### What to produce
Could you print every record below exactly as written?

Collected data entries
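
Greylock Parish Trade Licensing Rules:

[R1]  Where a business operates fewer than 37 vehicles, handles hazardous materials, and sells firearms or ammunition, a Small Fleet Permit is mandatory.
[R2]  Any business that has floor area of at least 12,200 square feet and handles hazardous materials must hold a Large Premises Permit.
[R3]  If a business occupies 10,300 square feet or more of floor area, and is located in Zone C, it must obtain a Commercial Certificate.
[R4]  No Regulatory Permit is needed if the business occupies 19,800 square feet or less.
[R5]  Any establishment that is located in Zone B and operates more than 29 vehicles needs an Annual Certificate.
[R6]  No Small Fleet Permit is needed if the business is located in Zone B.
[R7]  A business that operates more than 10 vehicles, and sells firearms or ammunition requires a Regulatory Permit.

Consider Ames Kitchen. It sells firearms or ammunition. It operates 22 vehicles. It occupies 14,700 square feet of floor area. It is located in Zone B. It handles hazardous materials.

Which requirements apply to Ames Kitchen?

[R1] vehicles 22 < 37; handles hazardous materials; sells firearms or ammunition → Small Fleet Permit required.
[R2] floor area 14,700 square feet ≥ 12,200 square feet; handles hazardous materials → Large Premises Permit required.
[R3] floor area 14,700 square feet ≥ 10,300 square feet; is located in Zone B (not: is located in Zone C) → Commercial Certificate not required.
[R4] floor area 14,700 square feet ≤ 19,800 square feet → exempt from Regulatory Permit.
[R5] is located in Zone B; vehicles 22 ≤ 29 → Annual Certificate not required.
[R6] is located in Zone B → exempt from Small Fleet Permit.
[R7] vehicles 22 > 10; sells firearms or ammunition → Regulatory Permit required.

Large Premises Permit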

### Solved exercise
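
Greylock Parish Trade Licensing Rules:

[R1]  Where a business operates fewer than 37 vehicles, handles hazardous materials, and sells firearms or ammunition, a Small Fleet Permit is mandatory.
[R2]  Any business that has floor area of at least 12,200 square feet and handles hazardous materials must hold a Large Premises Permit.
[R3]  If a business occupies 10,300 square feet or more of floor area, and is located in Zone C, it must obtain a Commercial Certificate.
[R4]  No Regulatory Permit is needed if the business occupies 19,800 square feet or less.
[R5]  Any establishment that is located in Zone B and operates more than 29 vehicles needs an Annual Certificate.
[R6]  No Small Fleet Permit is needed if the business is located in Zone B.
[R7]  A business that operates more than 10 vehicles, and sells firearms or ammunition requires a Regulatory Permit.

Consider Ames Kitchen. It sells firearms or ammunition. It operates 22 vehicles. It occupies 14,700 square feet of floor area. It is located in Zone B. It handles hazardous materials.

Which requirements apply to Ames Kitchen?

[R1] vehicles 22 < 37; handles hazardous materials; sells firearms or ammunition → Small Fleet Permit required.
[R2] floor area 14,700 square feet ≥ 12,200 square feet; handles hazardous materials → Large Premises Permit required.
[R3] floor area 14,700 square feet ≥ 10,300 square feet; is located in Zone B (not: is located in Zone C) → Commercial Certificate not required.
[R4] floor area 14,700 square feet ≤ 19,800 square feet → exempt from Regulatory Permit.
[R5] is located in Zone B; vehicles 22 ≤ 29 → Annual Certificate not required.
[R6] is located in Zone B → exempt from Small Fleet Permit.
[R7] vehicles 22 > 10; sells firearms or ammunition → Regulatory Permit required.

Large Premises Permit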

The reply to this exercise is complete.